(Dataset entries)

+++++

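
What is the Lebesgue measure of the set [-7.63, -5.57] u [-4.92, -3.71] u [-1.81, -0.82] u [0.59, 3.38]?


For pairwise disjoint intervals, m(union) = sum of lengths.
= (-5.57 - -7.63) + (-3.71 - -4.92) + (-0.82 - -1.81) + (3.38 - 0.59)
= 2.06 + 1.21 + 0.99 + 2.79
= 7.05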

+++++

The data above needs to be given again exactly, with no line left out.

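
What is the Lebesgue measure of the set [-7.63, -5.57] u [-4.92, -3.71] u [-1.81, -0.82] u [0.59, 3.38]?


For pairwise disjoint intervals, m(union) = sum of lengths.
= (-5.57 - -7.63) + (-3.71 - -4.92) + (-0.82 - -1.81) + (3.38 - 0.59)
= 2.06 + 1.21 + 0.99 + 2.79
= 7.05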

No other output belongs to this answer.